(Data records)

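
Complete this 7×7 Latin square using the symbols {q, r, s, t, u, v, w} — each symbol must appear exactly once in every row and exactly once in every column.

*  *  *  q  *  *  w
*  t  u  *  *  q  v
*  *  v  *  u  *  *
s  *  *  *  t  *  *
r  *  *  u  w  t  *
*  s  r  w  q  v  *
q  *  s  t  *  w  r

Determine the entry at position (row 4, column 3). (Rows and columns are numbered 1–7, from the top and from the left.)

w

Cell (r1,c3): row 1 has {q,w}; column 3 has {r,s,u,v} → t.
Cell (r2,c1): row 2 has {q,t,u,v}; column 1 has {q,r,s} → w.
Cell (r3,c1): row 3 has {u,v}; column 1 has {q,r,s,w} → t.
Cell (r5,c3): row 5 has {r,t,u,w}; column 3 has {r,s,t,u,v} → q.
Cell (r5,c7): row 5 has {q,r,t,u,w}; column 7 has {r,v,w} → s.
Cell (r6,c1): row 6 has {q,r,s,v,w}; column 1 has {q,r,s,t,w} → u.
Cell (r6,c7): row 6 has {q,r,s,u,v,w}; column 7 has {r,s,v,w} → t.
Cell (r7,c5): row 7 has {q,r,s,t,w}; column 5 has {q,t,u,w} → v.
Cell (r1,c1): row 1 has {q,t,w}; column 1 has {q,r,s,t,u,w} → v.
Cell (r3,c7): row 3 has {t,u,v}; column 7 has {r,s,t,v,w} → q.
Cell (r4,c3): row 4 has {s,t}; column 3 has {q,r,s,t,u,v} → w.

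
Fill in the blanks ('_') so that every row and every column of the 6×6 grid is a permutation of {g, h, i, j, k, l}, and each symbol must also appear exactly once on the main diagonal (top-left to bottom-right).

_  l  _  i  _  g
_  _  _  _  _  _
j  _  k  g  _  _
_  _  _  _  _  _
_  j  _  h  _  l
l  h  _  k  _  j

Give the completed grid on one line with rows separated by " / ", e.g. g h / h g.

h l j i k g / i g l j h k / j i k g l h / g k h l j i / k j g h i l / l h i k g j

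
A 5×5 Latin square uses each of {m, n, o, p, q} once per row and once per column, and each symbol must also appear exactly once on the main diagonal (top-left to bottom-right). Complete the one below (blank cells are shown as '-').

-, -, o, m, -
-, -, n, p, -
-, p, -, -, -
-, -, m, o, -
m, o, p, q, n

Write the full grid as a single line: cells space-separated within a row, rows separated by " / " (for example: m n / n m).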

• Problem
Set down every entry exactly as it appears.

• Output below
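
Complete this 7×7 Latin square using the symbols {q, r, s, t, u, v, w} — each symbol must appear exactly once in every row and exactly once in every column.

*  *  *  q  *  *  w
*  t  u  *  *  q  v
*  *  v  *  u  *  *
s  *  *  *  t  *  *
r  *  *  u  w  t  *
*  s  r  w  q  v  *
q  *  s  t  *  w  r

Determine the entry at position (row 4, column 3). (Rows and columns are numbered 1–7, from the top and from the left.)

w

Cell (r1,c3): row 1 has {q,w}; column 3 has {r,s,u,v} → t.
Cell (r2,c1): row 2 has {q,t,u,v}; column 1 has {q,r,s} → w.
Cell (r3,c1): row 3 has {u,v}; column 1 has {q,r,s,w} → t.
Cell (r5,c3): row 5 has {r,t,u,w}; column 3 has {r,s,t,u,v} → q.
Cell (r5,c7): row 5 has {q,r,t,u,w}; column 7 has {r,v,w} → s.
Cell (r6,c1): row 6 has {q,r,s,v,w}; column 1 has {q,r,s,t,w} → u.
Cell (r6,c7): row 6 has {q,r,s,u,v,w}; column 7 has {r,s,v,w} → t.
Cell (r7,c5): row 7 has {q,r,s,t,w}; column 5 has {q,t,u,w} → v.
Cell (r1,c1): row 1 has {q,t,w}; column 1 has {q,r,s,t,u,w} → v.
Cell (r3,c7): row 3 has {t,u,v}; column 7 has {r,s,t,v,w} → q.
Cell (r4,c3): row 4 has {s,t}; column 3 has {q,r,s,t,u,v} → w.

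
Fill in the blanks ('_') so that every row and every column of the 6×6 grid is a permutation of {g, h, i, j, k, l}, and each symbol must also appear exactly once on the main diagonal (top-left to bottom-right).

_  l  _  i  _  g
_  _  _  _  _  _
j  _  k  g  _  _
_  _  _  _  _  _
_  j  _  h  _  l
l  h  _  k  _  j

Give the completed grid on one line with rows separated by " / ", e.g. g h / h g.

h l j i k g / i g l j h k / j i k g l h / g k h l j i / k j g h i l / l h i k g j

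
A 5×5 Latin square uses each of {m, n, o, p, q} once per row and once per column, and each symbol must also appear exactly once on the main diagonal (top-left to bottom-right). Complete the one below (blank cells are shown as '-').

-, -, o, m, -
-, -, n, p, -
-, p, -, -, -
-, -, m, o, -
m, o, p, q, n

Write the full grid as a single line: cells space-separated within a row, rows separated by " / " (for example: m n / n m).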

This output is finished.